▶ [Instructions for the task]
Set down the entries once more, exactly as given.

▶ [Records for processing]
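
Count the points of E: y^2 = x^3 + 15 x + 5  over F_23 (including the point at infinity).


For each x in F_23, count y with y^2 = x^3 + 15 x + 5 mod 23:
  x = 3: RHS = 8, y in [10, 13]  -> 2 point(s)
  x = 6: RHS = 12, y in [9, 14]  -> 2 point(s)
  x = 7: RHS = 16, y in [4, 19]  -> 2 point(s)
  x = 8: RHS = 16, y in [4, 19]  -> 2 point(s)
  x = 9: RHS = 18, y in [8, 15]  -> 2 point(s)
  x = 11: RHS = 6, y in [11, 12]  -> 2 point(s)
  x = 12: RHS = 4, y in [2, 21]  -> 2 point(s)
  x = 18: RHS = 12, y in [9, 14]  -> 2 point(s)
  x = 20: RHS = 2, y in [5, 18]  -> 2 point(s)
  x = 21: RHS = 13, y in [6, 17]  -> 2 point(s)
  x = 22: RHS = 12, y in [9, 14]  -> 2 point(s)
Affine points: 22. Add the point at infinity: total = 23.

#E(F_23) = 23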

▶ [Output of the exercise]
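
Count the points of E: y^2 = x^3 + 15 x + 5  over F_23 (including the point at infinity).


For each x in F_23, count y with y^2 = x^3 + 15 x + 5 mod 23:
  x = 3: RHS = 8, y in [10, 13]  -> 2 point(s)
  x = 6: RHS = 12, y in [9, 14]  -> 2 point(s)
  x = 7: RHS = 16, y in [4, 19]  -> 2 point(s)
  x = 8: RHS = 16, y in [4, 19]  -> 2 point(s)
  x = 9: RHS = 18, y in [8, 15]  -> 2 point(s)
  x = 11: RHS = 6, y in [11, 12]  -> 2 point(s)
  x = 12: RHS = 4, y in [2, 21]  -> 2 point(s)
  x = 18: RHS = 12, y in [9, 14]  -> 2 point(s)
  x = 20: RHS = 2, y in [5, 18]  -> 2 point(s)
  x = 21: RHS = 13, y in [6, 17]  -> 2 point(s)
  x = 22: RHS = 12, y in [9, 14]  -> 2 point(s)
Affine points: 22. Add the point at infinity: total = 23.

#E(F_23) = 23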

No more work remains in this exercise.